TASK DIRECTIONS
Below are the records; give again exactly the line with "What is the broadcast address for 115.197.204.188/10?", the line with "218.122.0.0/15 via 173.136.178.74 dev wlan0", and each line that lies between them, and nothing besides.

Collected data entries
-- Opening Marker --

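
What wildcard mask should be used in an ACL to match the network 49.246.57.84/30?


Subnet mask: 255.255.255.252
Wildcard = 255.255.255.255 - subnet mask
255 - 255 = 0
255 - 255 = 0
255 - 255 = 0
255 - 252 = 3
Wildcard: 0.0.0.3


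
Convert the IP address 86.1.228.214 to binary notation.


86 = 01010110
1 = 00000001
228 = 11100100
214 = 11010110
Binary: 01010110.00000001.11100100.11010110


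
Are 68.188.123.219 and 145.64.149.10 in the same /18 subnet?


Mask: 255.255.192.0
68.188.123.219 AND mask = 68.188.64.0
145.64.149.10 AND mask = 145.64.128.0
No, different subnets (68.188.64.0 vs 145.64.128.0)


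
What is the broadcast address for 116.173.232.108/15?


Network: 116.172.0.0/15
Host bits = 17
Set all host bits to 1:
Broadcast: 116.173.255.255


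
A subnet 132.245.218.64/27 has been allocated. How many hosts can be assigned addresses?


Host bits = 32 - 27 = 5
Total addresses = 2^5 = 32
Usable = total - 2 (network and broadcast)
Usable hosts: 30


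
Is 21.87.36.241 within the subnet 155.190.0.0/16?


Subnet network: 155.190.0.0
Test IP AND mask: 21.87.0.0
No, 21.87.36.241 is not in 155.190.0.0/16


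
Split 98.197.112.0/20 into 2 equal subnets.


New prefix = 20 + 1 = 21
Each subnet has 2048 addresses
  98.197.112.0/21
  98.197.120.0/21
Subnets: 98.197.112.0/21, 98.197.120.0/21


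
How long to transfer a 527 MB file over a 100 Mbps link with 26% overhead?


Effective throughput = 100 * (1 - 26/100) = 74 Mbps
File size in Mb = 527 * 8 = 4216 Mb
Time = 4216 / 74
Time = 56.973 seconds


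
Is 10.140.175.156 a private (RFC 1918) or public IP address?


RFC 1918 private ranges:
  10.0.0.0/8 (10.0.0.0 - 10.255.255.255)
  172.16.0.0/12 (172.16.0.0 - 172.31.255.255)
  192.168.0.0/16 (192.168.0.0 - 192.168.255.255)
Private (in 10.0.0.0/8)


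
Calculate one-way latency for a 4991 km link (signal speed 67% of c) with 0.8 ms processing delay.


Speed = 0.67 * 3e5 km/s = 201000 km/s
Propagation delay = 4991 / 201000 = 0.0248 s = 24.8308 ms
Processing delay = 0.8 ms
Total one-way latency = 25.6308 ms


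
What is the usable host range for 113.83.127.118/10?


Network: 113.64.0.0
Broadcast: 113.127.255.255
First usable = network + 1
Last usable = broadcast - 1
Range: 113.64.0.1 to 113.127.255.254


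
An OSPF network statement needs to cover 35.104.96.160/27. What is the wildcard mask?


Subnet mask: 255.255.255.224
Wildcard = 255.255.255.255 - subnet mask
255 - 255 = 0
255 - 255 = 0
255 - 255 = 0
255 - 224 = 31
Wildcard: 0.0.0.31


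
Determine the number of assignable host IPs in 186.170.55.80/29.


Host bits = 32 - 29 = 3
Total addresses = 2^3 = 8
Usable = total - 2 (network and broadcast)
Usable hosts: 6


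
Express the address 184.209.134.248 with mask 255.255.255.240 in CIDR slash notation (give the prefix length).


Binary: 11111111.11111111.11111111.11110000
Count leading 1s
Prefix: /28


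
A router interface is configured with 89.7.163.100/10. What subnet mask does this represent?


/10 means 10 network bits, 22 host bits
Binary: 11111111110000000000000000000000
Mask: 255.192.0.0


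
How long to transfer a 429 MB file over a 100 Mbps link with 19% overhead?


Effective throughput = 100 * (1 - 19/100) = 81 Mbps
File size in Mb = 429 * 8 = 3432 Mb
Time = 3432 / 81
Time = 42.3704 seconds


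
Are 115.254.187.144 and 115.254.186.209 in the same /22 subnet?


Mask: 255.255.252.0
115.254.187.144 AND mask = 115.254.184.0
115.254.186.209 AND mask = 115.254.184.0
Yes, same subnet (115.254.184.0)


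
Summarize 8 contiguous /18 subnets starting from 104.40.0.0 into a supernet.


Original prefix: /18
Number of subnets: 8 = 2^3
New prefix = 18 - 3 = 15
Supernet: 104.40.0.0/15


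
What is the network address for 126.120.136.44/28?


IP:   01111110.01111000.10001000.00101100
Mask: 11111111.11111111.11111111.11110000
AND operation:
Net:  01111110.01111000.10001000.00100000
Network: 126.120.136.32/28


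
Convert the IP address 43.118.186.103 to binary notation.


43 = 00101011
118 = 01110110
186 = 10111010
103 = 01100111
Binary: 00101011.01110110.10111010.01100111


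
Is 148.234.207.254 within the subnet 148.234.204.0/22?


Subnet network: 148.234.204.0
Test IP AND mask: 148.234.204.0
Yes, 148.234.207.254 is in 148.234.204.0/22


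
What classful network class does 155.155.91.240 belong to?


First octet: 155
Binary: 10011011
10xxxxxx -> Class B (128-191)
Class B, default mask 255.255.0.0 (/16)


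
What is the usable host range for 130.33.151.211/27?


Network: 130.33.151.192
Broadcast: 130.33.151.223
First usable = network + 1
Last usable = broadcast - 1
Range: 130.33.151.193 to 130.33.151.222


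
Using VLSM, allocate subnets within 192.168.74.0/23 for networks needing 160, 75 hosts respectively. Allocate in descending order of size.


160 hosts -> /24 (254 usable): 192.168.74.0/24
75 hosts -> /25 (126 usable): 192.168.75.0/25
Allocation: 192.168.74.0/24 (160 hosts, 254 usable); 192.168.75.0/25 (75 hosts, 126 usable)


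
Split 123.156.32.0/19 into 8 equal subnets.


New prefix = 19 + 3 = 22
Each subnet has 1024 addresses
  123.156.32.0/22
  123.156.36.0/22
  123.156.40.0/22
  123.156.44.0/22
  123.156.48.0/22
  123.156.52.0/22
  123.156.56.0/22
  123.156.60.0/22
Subnets: 123.156.32.0/22, 123.156.36.0/22, 123.156.40.0/22, 123.156.44.0/22, 123.156.48.0/22, 123.156.52.0/22, 123.156.56.0/22, 123.156.60.0/22


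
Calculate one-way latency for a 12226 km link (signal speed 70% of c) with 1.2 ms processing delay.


Speed = 0.7 * 3e5 km/s = 210000 km/s
Propagation delay = 12226 / 210000 = 0.0582 s = 58.219 ms
Processing delay = 1.2 ms
Total one-way latency = 59.419 ms


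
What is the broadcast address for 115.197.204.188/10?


Network: 115.192.0.0/10
Host bits = 22
Set all host bits to 1:
Broadcast: 115.255.255.255


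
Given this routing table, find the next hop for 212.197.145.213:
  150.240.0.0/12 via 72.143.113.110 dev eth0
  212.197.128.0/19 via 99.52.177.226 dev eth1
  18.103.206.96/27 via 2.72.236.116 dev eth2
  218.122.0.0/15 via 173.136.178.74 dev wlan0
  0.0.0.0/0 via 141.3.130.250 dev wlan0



Longest prefix match for 212.197.145.213:
  /12 150.240.0.0: no
  /19 212.197.128.0: MATCH
  /27 18.103.206.96: no
  /15 218.122.0.0: no
  /0 0.0.0.0: MATCH
Selected: next-hop 99.52.177.226 via eth1 (matched /19)


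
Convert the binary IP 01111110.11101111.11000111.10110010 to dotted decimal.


01111110 = 126
11101111 = 239
11000111 = 199
10110010 = 178
IP: 126.239.199.178


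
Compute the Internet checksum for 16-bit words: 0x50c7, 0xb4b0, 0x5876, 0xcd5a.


Sum all words (with carry folding):
+ 0x50c7 = 0x50c7
+ 0xb4b0 = 0x0578
+ 0x5876 = 0x5dee
+ 0xcd5a = 0x2b49
One's complement: ~0x2b49
Checksum = 0xd4b6


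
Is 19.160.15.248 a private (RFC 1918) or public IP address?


RFC 1918 private ranges:
  10.0.0.0/8 (10.0.0.0 - 10.255.255.255)
  172.16.0.0/12 (172.16.0.0 - 172.31.255.255)
  192.168.0.0/16 (192.168.0.0 - 192.168.255.255)
Public (not in any RFC 1918 range)


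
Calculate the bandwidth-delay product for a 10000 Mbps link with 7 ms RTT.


BDP = bandwidth * RTT
= 10000 Mbps * 7 ms
= 10000 * 1e6 * 7 / 1000 bits
= 70000000 bits
= 8750000 bytes
= 8544.9219 KB
BDP = 70000000 bits (8750000 bytes)


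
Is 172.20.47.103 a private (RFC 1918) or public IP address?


RFC 1918 private ranges:
  10.0.0.0/8 (10.0.0.0 - 10.255.255.255)
  172.16.0.0/12 (172.16.0.0 - 172.31.255.255)
  192.168.0.0/16 (192.168.0.0 - 192.168.255.255)
Private (in 172.16.0.0/12)


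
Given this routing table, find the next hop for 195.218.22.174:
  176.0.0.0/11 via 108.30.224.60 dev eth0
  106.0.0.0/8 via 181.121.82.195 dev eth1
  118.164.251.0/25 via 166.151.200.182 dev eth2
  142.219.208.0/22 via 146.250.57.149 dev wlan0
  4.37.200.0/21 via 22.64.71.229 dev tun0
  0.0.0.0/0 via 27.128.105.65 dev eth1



Longest prefix match for 195.218.22.174:
  /11 176.0.0.0: no
  /8 106.0.0.0: no
  /25 118.164.251.0: no
  /22 142.219.208.0: no
  /21 4.37.200.0: no
  /0 0.0.0.0: MATCH
Selected: next-hop 27.128.105.65 via eth1 (matched /0)


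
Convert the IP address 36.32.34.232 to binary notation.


36 = 00100100
32 = 00100000
34 = 00100010
232 = 11101000
Binary: 00100100.00100000.00100010.11101000


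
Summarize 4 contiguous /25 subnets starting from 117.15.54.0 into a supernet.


Original prefix: /25
Number of subnets: 4 = 2^2
New prefix = 25 - 2 = 23
Supernet: 117.15.54.0/23


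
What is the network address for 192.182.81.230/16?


IP:   11000000.10110110.01010001.11100110
Mask: 11111111.11111111.00000000.00000000
AND operation:
Net:  11000000.10110110.00000000.00000000
Network: 192.182.0.0/16


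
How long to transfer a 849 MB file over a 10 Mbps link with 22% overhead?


Effective throughput = 10 * (1 - 22/100) = 7.8 Mbps
File size in Mb = 849 * 8 = 6792 Mb
Time = 6792 / 7.8
Time = 870.7692 seconds


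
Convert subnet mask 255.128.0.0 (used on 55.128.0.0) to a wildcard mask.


Subnet mask: 255.128.0.0
Wildcard = 255.255.255.255 - subnet mask
255 - 255 = 0
255 - 128 = 127
255 - 0 = 255
255 - 0 = 255
Wildcard: 0.127.255.255


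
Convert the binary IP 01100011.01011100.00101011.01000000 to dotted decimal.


01100011 = 99
01011100 = 92
00101011 = 43
01000000 = 64
IP: 99.92.43.64


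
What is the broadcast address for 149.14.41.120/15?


Network: 149.14.0.0/15
Host bits = 17
Set all host bits to 1:
Broadcast: 149.15.255.255


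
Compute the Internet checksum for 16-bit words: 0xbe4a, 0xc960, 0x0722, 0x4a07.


Sum all words (with carry folding):
+ 0xbe4a = 0xbe4a
+ 0xc960 = 0x87ab
+ 0x0722 = 0x8ecd
+ 0x4a07 = 0xd8d4
One's complement: ~0xd8d4
Checksum = 0x272b


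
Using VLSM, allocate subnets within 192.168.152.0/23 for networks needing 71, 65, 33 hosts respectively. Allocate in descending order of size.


71 hosts -> /25 (126 usable): 192.168.152.0/25
65 hosts -> /25 (126 usable): 192.168.152.128/25
33 hosts -> /26 (62 usable): 192.168.153.0/26
Allocation: 192.168.152.0/25 (71 hosts, 126 usable); 192.168.152.128/25 (65 hosts, 126 usable); 192.168.153.0/26 (33 hosts, 62 usable)


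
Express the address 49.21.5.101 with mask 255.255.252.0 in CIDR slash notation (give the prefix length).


Binary: 11111111.11111111.11111100.00000000
Count leading 1s
Prefix: /22


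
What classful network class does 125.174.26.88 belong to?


First octet: 125
Binary: 01111101
0xxxxxxx -> Class A (1-126)
Class A, default mask 255.0.0.0 (/8)


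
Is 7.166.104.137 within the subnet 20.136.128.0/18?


Subnet network: 20.136.128.0
Test IP AND mask: 7.166.64.0
No, 7.166.104.137 is not in 20.136.128.0/18


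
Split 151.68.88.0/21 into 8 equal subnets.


New prefix = 21 + 3 = 24
Each subnet has 256 addresses
  151.68.88.0/24
  151.68.89.0/24
  151.68.90.0/24
  151.68.91.0/24
  151.68.92.0/24
  151.68.93.0/24
  151.68.94.0/24
  151.68.95.0/24
Subnets: 151.68.88.0/24, 151.68.89.0/24, 151.68.90.0/24, 151.68.91.0/24, 151.68.92.0/24, 151.68.93.0/24, 151.68.94.0/24, 151.68.95.0/24


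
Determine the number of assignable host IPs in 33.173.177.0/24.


Host bits = 32 - 24 = 8
Total addresses = 2^8 = 256
Usable = total - 2 (network and broadcast)
Usable hosts: 254


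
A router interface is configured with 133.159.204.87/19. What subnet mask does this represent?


/19 means 19 network bits, 13 host bits
Binary: 11111111111111111110000000000000
Mask: 255.255.224.0


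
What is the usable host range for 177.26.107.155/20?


Network: 177.26.96.0
Broadcast: 177.26.111.255
First usable = network + 1
Last usable = broadcast - 1
Range: 177.26.96.1 to 177.26.111.254


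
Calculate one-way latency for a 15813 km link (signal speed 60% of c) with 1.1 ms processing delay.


Speed = 0.6 * 3e5 km/s = 180000 km/s
Propagation delay = 15813 / 180000 = 0.0878 s = 87.85 ms
Processing delay = 1.1 ms
Total one-way latency = 88.95 ms


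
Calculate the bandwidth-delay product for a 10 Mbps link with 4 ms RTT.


BDP = bandwidth * RTT
= 10 Mbps * 4 ms
= 10 * 1e6 * 4 / 1000 bits
= 40000 bits
= 5000 bytes
= 4.8828 KB
BDP = 40000 bits (5000 bytes)


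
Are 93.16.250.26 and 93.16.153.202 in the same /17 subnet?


Mask: 255.255.128.0
93.16.250.26 AND mask = 93.16.128.0
93.16.153.202 AND mask = 93.16.128.0
Yes, same subnet (93.16.128.0)


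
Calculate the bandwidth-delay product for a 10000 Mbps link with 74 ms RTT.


BDP = bandwidth * RTT
= 10000 Mbps * 74 ms
= 10000 * 1e6 * 74 / 1000 bits
= 740000000 bits
= 92500000 bytes
= 90332.0312 KB
BDP = 740000000 bits (92500000 bytes)


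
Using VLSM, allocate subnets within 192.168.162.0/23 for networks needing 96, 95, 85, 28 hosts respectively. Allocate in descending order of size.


96 hosts -> /25 (126 usable): 192.168.162.0/25
95 hosts -> /25 (126 usable): 192.168.162.128/25
85 hosts -> /25 (126 usable): 192.168.163.0/25
28 hosts -> /27 (30 usable): 192.168.163.128/27
Allocation: 192.168.162.0/25 (96 hosts, 126 usable); 192.168.162.128/25 (95 hosts, 126 usable); 192.168.163.0/25 (85 hosts, 126 usable); 192.168.163.128/27 (28 hosts, 30 usable)


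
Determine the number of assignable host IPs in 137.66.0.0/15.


Host bits = 32 - 15 = 17
Total addresses = 2^17 = 131072
Usable = total - 2 (network and broadcast)
Usable hosts: 131070


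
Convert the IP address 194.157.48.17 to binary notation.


194 = 11000010
157 = 10011101
48 = 00110000
17 = 00010001
Binary: 11000010.10011101.00110000.00010001


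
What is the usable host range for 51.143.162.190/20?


Network: 51.143.160.0
Broadcast: 51.143.175.255
First usable = network + 1
Last usable = broadcast - 1
Range: 51.143.160.1 to 51.143.175.254


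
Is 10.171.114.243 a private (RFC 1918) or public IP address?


RFC 1918 private ranges:
  10.0.0.0/8 (10.0.0.0 - 10.255.255.255)
  172.16.0.0/12 (172.16.0.0 - 172.31.255.255)
  192.168.0.0/16 (192.168.0.0 - 192.168.255.255)
Private (in 10.0.0.0/8)


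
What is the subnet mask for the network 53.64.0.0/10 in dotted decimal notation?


/10 means 10 network bits, 22 host bits
Binary: 11111111110000000000000000000000
Mask: 255.192.0.0


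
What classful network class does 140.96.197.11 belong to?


First octet: 140
Binary: 10001100
10xxxxxx -> Class B (128-191)
Class B, default mask 255.255.0.0 (/16)


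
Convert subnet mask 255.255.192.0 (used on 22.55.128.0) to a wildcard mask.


Subnet mask: 255.255.192.0
Wildcard = 255.255.255.255 - subnet mask
255 - 255 = 0
255 - 255 = 0
255 - 192 = 63
255 - 0 = 255
Wildcard: 0.0.63.255


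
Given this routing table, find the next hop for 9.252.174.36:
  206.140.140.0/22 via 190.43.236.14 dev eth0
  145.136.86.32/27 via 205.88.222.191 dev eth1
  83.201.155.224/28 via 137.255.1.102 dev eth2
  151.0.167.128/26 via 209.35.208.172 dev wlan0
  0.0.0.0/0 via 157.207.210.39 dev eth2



Longest prefix match for 9.252.174.36:
  /22 206.140.140.0: no
  /27 145.136.86.32: no
  /28 83.201.155.224: no
  /26 151.0.167.128: no
  /0 0.0.0.0: MATCH
Selected: next-hop 157.207.210.39 via eth2 (matched /0)


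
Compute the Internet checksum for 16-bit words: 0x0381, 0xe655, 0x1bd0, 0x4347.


Sum all words (with carry folding):
+ 0x0381 = 0x0381
+ 0xe655 = 0xe9d6
+ 0x1bd0 = 0x05a7
+ 0x4347 = 0x48ee
One's complement: ~0x48ee
Checksum = 0xb711


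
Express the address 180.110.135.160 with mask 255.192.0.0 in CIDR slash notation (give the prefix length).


Binary: 11111111.11000000.00000000.00000000
Count leading 1s
Prefix: /10


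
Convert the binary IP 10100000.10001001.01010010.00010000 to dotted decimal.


10100000 = 160
10001001 = 137
01010010 = 82
00010000 = 16
IP: 160.137.82.16


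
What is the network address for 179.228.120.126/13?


IP:   10110011.11100100.01111000.01111110
Mask: 11111111.11111000.00000000.00000000
AND operation:
Net:  10110011.11100000.00000000.00000000
Network: 179.224.0.0/13


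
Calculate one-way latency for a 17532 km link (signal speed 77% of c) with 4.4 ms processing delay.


Speed = 0.77 * 3e5 km/s = 231000 km/s
Propagation delay = 17532 / 231000 = 0.0759 s = 75.8961 ms
Processing delay = 4.4 ms
Total one-way latency = 80.2961 ms


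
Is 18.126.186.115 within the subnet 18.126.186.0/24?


Subnet network: 18.126.186.0
Test IP AND mask: 18.126.186.0
Yes, 18.126.186.115 is in 18.126.186.0/24


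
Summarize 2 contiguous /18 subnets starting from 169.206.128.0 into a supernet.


Original prefix: /18
Number of subnets: 2 = 2^1
New prefix = 18 - 1 = 17
Supernet: 169.206.128.0/17


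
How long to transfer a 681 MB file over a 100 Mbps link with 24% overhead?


Effective throughput = 100 * (1 - 24/100) = 76 Mbps
File size in Mb = 681 * 8 = 5448 Mb
Time = 5448 / 76
Time = 71.6842 seconds


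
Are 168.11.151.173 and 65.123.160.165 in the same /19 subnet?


Mask: 255.255.224.0
168.11.151.173 AND mask = 168.11.128.0
65.123.160.165 AND mask = 65.123.160.0
No, different subnets (168.11.128.0 vs 65.123.160.0)


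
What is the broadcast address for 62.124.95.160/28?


Network: 62.124.95.160/28
Host bits = 4
Set all host bits to 1:
Broadcast: 62.124.95.175


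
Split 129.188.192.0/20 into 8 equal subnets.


New prefix = 20 + 3 = 23
Each subnet has 512 addresses
  129.188.192.0/23
  129.188.194.0/23
  129.188.196.0/23
  129.188.198.0/23
  129.188.200.0/23
  129.188.202.0/23
  129.188.204.0/23
  129.188.206.0/23
Subnets: 129.188.192.0/23, 129.188.194.0/23, 129.188.196.0/23, 129.188.198.0/23, 129.188.200.0/23, 129.188.202.0/23, 129.188.204.0/23, 129.188.206.0/23


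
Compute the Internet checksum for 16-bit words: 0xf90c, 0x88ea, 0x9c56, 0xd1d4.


Sum all words (with carry folding):
+ 0xf90c = 0xf90c
+ 0x88ea = 0x81f7
+ 0x9c56 = 0x1e4e
+ 0xd1d4 = 0xf022
One's complement: ~0xf022
Checksum = 0x0fdd


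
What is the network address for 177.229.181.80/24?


IP:   10110001.11100101.10110101.01010000
Mask: 11111111.11111111.11111111.00000000
AND operation:
Net:  10110001.11100101.10110101.00000000
Network: 177.229.181.0/24


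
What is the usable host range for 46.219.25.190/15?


Network: 46.218.0.0
Broadcast: 46.219.255.255
First usable = network + 1
Last usable = broadcast - 1
Range: 46.218.0.1 to 46.219.255.254


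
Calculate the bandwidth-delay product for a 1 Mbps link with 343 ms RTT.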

-- Closing Marker --

RESULT OF THE TASK
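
What is the broadcast address for 115.197.204.188/10?


Network: 115.192.0.0/10
Host bits = 22
Set all host bits to 1:
Broadcast: 115.255.255.255


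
Given this routing table, find the next hop for 212.197.145.213:
  150.240.0.0/12 via 72.143.113.110 dev eth0
  212.197.128.0/19 via 99.52.177.226 dev eth1
  18.103.206.96/27 via 2.72.236.116 dev eth2
  218.122.0.0/15 via 173.136.178.74 dev wlan0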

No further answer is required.